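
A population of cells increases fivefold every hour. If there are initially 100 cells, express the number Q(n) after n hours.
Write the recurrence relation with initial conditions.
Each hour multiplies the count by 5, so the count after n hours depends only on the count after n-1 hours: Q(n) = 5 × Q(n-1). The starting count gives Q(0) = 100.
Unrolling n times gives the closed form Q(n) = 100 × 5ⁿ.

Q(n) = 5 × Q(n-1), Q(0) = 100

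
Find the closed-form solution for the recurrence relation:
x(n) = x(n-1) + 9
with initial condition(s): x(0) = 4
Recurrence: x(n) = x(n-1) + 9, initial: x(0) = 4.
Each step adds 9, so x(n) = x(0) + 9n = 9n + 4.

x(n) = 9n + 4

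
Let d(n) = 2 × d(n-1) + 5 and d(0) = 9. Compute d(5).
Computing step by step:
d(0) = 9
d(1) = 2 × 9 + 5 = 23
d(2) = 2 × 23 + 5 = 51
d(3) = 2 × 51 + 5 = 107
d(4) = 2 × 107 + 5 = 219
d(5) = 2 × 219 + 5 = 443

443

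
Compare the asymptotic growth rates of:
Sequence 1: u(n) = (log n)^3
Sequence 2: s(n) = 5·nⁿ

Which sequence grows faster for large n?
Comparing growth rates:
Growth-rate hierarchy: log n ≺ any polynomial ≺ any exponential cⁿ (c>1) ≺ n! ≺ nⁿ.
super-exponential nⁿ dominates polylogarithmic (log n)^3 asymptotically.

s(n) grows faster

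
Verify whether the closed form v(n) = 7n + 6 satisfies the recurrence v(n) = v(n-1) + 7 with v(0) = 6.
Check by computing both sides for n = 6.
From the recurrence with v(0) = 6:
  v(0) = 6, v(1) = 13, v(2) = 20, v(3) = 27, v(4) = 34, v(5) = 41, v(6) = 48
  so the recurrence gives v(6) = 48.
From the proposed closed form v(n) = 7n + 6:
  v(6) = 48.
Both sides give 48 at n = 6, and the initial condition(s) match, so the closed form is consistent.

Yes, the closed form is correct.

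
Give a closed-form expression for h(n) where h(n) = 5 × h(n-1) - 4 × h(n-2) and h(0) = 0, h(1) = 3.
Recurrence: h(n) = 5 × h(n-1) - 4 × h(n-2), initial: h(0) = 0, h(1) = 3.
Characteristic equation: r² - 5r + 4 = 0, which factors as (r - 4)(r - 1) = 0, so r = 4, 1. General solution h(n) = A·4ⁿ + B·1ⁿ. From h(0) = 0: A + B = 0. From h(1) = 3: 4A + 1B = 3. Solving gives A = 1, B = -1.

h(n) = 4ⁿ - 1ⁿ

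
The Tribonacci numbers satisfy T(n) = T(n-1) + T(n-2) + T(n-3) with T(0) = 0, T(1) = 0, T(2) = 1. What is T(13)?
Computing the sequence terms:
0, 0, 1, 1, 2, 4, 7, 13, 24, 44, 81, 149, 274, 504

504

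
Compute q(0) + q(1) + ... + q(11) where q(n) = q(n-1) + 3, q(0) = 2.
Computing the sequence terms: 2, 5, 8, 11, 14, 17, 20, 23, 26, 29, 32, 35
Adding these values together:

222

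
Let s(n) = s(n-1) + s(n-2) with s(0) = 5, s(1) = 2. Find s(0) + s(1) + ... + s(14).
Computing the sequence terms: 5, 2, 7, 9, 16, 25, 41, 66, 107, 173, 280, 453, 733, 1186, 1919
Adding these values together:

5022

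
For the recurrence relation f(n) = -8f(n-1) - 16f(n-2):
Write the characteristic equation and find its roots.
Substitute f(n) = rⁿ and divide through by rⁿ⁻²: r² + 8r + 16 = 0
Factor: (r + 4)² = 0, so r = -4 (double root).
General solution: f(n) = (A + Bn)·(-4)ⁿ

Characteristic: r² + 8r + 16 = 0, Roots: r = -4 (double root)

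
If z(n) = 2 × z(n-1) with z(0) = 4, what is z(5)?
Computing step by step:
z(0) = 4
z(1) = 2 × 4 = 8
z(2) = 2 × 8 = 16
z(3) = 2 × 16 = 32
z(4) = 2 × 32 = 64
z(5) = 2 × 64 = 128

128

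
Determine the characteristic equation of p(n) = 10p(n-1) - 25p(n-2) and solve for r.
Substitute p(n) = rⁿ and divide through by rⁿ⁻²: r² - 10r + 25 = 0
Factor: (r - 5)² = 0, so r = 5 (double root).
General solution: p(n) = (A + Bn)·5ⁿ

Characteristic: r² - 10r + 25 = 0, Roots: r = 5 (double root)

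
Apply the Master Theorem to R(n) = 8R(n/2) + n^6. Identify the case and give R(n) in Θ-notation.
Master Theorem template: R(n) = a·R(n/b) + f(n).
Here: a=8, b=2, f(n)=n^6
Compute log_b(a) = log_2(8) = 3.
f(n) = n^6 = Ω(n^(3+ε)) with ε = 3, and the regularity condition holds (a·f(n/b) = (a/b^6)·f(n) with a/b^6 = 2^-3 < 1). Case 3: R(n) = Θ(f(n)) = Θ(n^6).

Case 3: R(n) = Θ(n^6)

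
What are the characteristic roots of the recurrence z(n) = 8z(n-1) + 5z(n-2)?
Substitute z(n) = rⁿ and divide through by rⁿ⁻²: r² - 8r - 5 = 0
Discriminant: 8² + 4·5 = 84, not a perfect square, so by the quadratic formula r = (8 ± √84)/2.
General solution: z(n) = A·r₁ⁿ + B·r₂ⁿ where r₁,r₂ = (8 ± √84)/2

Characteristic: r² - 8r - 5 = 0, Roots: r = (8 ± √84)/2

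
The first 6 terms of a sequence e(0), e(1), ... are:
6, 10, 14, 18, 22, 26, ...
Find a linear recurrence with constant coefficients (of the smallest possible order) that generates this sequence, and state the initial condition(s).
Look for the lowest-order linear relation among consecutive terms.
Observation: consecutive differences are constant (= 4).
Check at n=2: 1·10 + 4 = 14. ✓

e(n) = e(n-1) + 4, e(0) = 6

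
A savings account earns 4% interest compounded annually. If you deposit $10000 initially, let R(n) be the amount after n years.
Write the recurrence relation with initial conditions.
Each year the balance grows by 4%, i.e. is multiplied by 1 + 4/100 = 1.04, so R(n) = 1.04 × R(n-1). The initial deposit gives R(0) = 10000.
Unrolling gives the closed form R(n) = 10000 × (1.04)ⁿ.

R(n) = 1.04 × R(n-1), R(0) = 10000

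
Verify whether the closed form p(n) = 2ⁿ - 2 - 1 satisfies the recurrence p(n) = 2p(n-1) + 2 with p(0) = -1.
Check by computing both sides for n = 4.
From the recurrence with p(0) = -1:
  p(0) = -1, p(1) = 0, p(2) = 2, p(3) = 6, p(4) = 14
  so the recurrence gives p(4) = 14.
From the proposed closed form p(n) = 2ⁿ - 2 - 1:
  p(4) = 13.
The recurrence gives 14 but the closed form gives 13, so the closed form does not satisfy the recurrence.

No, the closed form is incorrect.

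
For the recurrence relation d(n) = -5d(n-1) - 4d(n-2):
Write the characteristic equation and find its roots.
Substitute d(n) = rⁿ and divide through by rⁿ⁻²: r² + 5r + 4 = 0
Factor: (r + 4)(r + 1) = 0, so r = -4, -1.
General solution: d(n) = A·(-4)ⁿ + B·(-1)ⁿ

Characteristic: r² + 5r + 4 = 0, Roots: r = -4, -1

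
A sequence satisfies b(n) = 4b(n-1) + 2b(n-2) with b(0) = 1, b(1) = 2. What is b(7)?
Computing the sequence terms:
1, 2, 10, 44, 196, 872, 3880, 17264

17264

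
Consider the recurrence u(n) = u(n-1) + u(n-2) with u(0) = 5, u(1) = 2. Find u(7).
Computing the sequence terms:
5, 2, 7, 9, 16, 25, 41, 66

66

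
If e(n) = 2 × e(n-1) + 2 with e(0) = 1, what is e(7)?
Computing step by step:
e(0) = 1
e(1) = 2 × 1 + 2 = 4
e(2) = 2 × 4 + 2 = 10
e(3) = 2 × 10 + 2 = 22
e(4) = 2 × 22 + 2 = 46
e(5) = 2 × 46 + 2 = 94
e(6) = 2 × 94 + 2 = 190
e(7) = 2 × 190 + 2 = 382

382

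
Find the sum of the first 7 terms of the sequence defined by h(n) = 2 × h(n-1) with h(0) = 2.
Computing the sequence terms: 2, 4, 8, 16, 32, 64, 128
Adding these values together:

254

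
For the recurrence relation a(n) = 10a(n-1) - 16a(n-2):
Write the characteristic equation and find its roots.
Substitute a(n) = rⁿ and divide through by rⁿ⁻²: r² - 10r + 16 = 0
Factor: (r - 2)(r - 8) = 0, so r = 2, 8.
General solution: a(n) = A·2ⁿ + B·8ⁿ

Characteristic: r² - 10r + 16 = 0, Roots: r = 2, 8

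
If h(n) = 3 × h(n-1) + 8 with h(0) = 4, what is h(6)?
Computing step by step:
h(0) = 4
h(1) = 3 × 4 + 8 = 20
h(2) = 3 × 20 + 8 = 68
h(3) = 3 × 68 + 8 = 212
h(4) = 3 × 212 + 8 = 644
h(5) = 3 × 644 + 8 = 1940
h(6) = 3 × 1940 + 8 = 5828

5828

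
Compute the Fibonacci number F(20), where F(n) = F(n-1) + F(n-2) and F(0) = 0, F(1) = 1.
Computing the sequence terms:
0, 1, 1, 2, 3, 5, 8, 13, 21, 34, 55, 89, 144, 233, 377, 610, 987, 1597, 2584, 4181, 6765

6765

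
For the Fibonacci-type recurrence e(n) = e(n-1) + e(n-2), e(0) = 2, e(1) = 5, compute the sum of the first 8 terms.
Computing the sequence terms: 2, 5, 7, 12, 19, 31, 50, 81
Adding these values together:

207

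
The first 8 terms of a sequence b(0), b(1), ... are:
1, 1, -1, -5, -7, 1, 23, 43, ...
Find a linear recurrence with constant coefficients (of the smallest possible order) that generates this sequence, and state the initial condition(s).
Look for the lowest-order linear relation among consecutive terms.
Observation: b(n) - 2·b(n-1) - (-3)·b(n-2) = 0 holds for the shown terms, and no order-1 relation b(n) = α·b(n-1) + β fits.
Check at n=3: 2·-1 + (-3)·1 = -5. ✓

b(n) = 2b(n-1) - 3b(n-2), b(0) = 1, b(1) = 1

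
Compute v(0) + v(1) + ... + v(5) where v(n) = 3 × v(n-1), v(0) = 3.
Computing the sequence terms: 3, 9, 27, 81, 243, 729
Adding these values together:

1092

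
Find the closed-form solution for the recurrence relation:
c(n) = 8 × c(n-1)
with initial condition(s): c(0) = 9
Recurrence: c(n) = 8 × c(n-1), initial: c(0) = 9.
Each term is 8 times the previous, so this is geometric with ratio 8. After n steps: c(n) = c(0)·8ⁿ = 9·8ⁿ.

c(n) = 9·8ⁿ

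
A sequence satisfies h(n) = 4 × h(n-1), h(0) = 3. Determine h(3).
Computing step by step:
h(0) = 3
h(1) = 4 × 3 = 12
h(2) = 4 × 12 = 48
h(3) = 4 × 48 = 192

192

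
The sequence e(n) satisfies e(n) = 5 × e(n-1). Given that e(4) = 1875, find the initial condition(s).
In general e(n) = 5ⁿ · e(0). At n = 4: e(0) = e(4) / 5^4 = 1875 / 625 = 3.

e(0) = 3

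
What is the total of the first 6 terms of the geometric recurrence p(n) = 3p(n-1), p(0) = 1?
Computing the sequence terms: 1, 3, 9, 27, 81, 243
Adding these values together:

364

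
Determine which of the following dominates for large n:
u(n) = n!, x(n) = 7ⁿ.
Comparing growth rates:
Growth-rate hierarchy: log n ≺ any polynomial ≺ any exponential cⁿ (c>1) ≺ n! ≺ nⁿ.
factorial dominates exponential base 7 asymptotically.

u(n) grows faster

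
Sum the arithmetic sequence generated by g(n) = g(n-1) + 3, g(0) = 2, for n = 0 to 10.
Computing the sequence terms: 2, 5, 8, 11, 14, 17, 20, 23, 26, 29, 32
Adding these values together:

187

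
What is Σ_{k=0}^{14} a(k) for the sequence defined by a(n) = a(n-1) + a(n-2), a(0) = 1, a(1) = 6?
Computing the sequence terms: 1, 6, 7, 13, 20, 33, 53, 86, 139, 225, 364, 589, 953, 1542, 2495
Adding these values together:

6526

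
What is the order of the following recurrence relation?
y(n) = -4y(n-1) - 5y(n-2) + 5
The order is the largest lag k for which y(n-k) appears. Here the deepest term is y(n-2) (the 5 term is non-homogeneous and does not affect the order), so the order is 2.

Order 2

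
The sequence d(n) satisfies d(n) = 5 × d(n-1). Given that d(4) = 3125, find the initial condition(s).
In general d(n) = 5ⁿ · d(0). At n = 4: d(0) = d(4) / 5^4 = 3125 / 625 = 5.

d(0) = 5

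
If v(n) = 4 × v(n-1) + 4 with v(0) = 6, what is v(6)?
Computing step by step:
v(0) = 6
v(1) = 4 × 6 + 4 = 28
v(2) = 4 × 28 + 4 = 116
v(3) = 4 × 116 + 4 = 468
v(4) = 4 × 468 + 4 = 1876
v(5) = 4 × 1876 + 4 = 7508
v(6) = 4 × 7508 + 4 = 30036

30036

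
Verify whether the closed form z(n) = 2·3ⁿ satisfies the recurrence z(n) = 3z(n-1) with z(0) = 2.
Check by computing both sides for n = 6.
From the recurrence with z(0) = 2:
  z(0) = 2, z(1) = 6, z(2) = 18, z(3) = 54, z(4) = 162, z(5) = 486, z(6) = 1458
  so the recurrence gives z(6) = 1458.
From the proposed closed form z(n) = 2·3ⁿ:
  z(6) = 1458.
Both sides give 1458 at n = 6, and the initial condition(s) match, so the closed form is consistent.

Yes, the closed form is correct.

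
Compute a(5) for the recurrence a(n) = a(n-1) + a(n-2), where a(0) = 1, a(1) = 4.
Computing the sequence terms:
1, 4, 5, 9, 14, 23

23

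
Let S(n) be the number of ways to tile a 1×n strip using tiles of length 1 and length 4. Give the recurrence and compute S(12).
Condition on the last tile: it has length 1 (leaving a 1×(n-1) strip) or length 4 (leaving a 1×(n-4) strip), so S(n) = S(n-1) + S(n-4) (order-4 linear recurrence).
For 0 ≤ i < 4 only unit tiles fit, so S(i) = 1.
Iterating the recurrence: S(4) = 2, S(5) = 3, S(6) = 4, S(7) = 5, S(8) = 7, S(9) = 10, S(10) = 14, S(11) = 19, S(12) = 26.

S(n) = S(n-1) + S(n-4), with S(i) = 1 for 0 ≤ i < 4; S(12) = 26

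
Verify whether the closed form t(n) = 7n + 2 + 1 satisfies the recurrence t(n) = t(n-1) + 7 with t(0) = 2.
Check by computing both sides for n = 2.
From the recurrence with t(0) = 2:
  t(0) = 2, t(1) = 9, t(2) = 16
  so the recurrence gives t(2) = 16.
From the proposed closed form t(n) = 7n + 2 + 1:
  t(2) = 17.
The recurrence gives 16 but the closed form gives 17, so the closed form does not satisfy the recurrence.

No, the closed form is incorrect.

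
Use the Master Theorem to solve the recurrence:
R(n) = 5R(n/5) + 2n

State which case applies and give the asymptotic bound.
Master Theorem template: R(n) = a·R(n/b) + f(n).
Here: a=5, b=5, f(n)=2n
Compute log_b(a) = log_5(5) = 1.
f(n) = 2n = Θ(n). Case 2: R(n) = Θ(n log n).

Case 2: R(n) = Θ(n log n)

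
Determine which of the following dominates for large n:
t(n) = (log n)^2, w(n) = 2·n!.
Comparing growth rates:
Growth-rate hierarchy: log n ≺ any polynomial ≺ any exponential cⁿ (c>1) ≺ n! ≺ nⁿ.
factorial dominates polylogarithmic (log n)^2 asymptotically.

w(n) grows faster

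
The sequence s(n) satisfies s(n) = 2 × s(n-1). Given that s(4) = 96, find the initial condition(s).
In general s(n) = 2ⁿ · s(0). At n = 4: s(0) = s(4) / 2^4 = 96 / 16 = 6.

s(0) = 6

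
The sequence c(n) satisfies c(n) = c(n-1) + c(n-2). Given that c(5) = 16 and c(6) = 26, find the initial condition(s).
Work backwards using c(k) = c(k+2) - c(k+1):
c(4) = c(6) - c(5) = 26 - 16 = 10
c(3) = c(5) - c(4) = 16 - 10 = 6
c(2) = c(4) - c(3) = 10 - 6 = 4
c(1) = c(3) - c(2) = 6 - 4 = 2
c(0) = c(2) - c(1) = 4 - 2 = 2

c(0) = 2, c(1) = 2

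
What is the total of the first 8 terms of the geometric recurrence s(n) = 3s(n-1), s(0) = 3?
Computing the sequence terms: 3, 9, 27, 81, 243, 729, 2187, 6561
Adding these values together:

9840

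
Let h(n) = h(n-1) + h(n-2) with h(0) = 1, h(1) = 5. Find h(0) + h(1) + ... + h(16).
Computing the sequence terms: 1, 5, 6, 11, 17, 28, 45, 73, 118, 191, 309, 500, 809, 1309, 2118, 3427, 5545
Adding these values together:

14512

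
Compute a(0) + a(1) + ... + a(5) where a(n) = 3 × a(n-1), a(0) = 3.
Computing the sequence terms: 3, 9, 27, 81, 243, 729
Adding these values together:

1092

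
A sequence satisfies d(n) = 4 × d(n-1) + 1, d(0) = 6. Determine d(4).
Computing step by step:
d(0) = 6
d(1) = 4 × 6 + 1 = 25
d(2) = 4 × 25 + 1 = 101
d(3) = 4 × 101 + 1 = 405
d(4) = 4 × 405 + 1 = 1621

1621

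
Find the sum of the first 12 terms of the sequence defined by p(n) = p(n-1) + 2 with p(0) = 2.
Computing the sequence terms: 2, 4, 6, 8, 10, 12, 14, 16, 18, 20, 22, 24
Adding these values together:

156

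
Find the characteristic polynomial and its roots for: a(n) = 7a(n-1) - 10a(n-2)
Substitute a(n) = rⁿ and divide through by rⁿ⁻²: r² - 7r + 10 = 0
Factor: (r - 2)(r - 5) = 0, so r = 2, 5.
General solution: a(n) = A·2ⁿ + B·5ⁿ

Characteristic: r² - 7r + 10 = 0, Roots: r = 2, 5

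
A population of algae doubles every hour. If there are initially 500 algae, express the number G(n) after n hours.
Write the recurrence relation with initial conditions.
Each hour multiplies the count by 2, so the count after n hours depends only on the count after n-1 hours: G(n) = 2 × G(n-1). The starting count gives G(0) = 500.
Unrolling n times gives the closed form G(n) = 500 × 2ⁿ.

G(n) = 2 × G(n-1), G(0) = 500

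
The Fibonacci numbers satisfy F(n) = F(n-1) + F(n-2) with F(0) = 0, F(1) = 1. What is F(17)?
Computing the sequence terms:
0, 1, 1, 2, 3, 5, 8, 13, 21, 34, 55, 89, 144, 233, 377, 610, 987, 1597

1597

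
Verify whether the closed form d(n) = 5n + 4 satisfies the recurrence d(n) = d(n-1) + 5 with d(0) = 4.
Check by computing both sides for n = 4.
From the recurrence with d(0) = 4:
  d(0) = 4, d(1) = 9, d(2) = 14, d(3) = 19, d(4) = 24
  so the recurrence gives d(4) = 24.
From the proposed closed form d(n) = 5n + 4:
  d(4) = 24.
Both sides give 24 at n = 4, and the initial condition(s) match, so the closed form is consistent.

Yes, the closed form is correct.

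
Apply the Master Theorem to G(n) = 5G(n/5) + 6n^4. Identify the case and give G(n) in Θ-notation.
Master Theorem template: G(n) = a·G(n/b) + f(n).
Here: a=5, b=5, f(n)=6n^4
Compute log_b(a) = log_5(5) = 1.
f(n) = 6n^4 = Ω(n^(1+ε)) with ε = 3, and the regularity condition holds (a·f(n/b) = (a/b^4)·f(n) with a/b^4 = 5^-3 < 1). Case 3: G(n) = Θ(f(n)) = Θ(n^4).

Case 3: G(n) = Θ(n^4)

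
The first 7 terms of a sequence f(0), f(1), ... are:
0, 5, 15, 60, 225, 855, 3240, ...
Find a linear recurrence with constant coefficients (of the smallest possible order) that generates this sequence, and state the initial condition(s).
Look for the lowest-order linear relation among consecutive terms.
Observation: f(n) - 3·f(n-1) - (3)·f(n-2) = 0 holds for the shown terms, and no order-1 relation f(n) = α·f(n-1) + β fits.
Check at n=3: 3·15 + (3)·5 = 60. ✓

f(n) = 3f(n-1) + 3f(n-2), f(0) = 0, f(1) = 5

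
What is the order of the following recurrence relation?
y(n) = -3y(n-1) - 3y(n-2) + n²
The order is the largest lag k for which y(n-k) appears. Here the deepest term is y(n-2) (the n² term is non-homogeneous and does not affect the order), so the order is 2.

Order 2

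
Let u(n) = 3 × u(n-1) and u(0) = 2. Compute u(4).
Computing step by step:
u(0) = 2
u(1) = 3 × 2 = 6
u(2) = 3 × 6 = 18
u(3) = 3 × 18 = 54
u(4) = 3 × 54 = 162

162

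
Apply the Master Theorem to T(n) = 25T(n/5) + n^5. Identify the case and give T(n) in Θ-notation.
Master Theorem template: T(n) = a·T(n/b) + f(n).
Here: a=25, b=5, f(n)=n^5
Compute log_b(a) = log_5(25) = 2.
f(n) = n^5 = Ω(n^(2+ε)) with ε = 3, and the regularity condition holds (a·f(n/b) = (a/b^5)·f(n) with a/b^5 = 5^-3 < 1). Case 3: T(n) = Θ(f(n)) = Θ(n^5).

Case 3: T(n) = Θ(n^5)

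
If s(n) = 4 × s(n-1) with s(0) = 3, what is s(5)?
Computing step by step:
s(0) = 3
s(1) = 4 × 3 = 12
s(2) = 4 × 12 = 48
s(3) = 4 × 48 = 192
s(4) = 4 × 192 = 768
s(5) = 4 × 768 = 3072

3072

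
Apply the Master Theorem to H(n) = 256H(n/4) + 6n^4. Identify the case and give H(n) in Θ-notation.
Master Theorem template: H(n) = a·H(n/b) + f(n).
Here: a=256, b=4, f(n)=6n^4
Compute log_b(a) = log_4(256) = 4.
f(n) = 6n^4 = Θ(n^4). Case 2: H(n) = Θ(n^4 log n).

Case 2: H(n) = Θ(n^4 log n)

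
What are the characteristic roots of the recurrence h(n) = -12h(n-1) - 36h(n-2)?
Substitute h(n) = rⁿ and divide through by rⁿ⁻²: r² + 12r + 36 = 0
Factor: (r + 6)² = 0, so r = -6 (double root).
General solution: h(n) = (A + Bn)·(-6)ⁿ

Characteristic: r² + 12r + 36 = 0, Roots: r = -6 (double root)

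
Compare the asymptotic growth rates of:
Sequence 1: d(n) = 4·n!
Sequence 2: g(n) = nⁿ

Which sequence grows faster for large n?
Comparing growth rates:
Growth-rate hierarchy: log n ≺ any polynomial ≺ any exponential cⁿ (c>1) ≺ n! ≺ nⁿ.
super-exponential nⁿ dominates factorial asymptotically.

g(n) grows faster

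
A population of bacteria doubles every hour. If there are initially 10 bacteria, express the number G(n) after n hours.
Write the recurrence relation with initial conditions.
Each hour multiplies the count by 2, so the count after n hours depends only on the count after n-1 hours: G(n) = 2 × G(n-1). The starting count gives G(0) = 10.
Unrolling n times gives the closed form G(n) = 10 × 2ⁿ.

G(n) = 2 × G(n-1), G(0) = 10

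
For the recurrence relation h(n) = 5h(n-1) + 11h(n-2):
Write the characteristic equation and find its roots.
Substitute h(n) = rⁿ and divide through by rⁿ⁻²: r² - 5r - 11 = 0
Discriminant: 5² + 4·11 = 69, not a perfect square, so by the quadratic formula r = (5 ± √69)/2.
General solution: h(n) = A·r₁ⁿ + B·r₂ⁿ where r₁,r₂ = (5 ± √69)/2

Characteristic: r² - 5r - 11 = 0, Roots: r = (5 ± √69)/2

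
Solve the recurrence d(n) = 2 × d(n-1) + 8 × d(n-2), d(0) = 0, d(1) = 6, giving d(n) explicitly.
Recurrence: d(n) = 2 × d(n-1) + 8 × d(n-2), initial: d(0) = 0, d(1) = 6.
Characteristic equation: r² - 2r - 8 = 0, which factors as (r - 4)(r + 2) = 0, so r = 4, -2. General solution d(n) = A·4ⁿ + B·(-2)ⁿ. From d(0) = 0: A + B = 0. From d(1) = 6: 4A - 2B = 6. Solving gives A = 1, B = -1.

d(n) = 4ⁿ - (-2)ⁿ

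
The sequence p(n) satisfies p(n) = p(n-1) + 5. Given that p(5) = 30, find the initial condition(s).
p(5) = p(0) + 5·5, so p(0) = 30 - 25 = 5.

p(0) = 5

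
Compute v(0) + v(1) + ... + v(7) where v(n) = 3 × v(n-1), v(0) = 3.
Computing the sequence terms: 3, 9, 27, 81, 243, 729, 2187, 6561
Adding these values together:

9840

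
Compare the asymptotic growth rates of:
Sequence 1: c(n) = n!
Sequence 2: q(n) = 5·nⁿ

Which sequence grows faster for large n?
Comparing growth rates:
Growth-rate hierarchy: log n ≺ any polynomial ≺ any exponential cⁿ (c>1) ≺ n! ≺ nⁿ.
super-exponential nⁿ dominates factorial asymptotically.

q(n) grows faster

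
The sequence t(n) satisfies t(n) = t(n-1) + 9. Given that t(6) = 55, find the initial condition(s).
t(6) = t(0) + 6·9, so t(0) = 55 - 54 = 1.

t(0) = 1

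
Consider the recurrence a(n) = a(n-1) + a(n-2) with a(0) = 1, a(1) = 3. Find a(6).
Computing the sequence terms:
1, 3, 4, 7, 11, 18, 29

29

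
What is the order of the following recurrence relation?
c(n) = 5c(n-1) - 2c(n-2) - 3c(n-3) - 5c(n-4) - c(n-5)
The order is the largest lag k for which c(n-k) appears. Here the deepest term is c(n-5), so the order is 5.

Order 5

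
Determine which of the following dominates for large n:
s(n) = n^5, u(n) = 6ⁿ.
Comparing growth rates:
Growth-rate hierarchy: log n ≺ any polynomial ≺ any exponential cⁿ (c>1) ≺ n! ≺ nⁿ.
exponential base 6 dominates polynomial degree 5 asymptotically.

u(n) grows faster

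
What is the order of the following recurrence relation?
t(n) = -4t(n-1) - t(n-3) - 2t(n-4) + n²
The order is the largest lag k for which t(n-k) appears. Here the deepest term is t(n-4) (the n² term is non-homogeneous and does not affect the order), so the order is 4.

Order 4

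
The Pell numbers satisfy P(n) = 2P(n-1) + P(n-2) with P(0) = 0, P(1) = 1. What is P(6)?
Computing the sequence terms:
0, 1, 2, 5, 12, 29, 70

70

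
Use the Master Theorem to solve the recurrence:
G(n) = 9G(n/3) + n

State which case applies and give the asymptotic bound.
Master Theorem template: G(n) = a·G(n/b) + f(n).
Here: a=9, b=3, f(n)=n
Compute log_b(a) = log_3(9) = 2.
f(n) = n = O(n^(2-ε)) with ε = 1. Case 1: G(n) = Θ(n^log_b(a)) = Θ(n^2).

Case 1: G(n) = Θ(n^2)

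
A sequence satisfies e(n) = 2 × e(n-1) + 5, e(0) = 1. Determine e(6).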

_____

▶ [Directions for this task]
From the records above, retype only the lines starting at the line that contains "The Pell numbers" and ending at the line that contains "G(n) = 9G(n/3) + n", both included.

▶ [Response box]
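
The Pell numbers satisfy P(n) = 2P(n-1) + P(n-2) with P(0) = 0, P(1) = 1. What is P(6)?
Computing the sequence terms:
0, 1, 2, 5, 12, 29, 70

70

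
Use the Master Theorem to solve the recurrence:
G(n) = 9G(n/3) + n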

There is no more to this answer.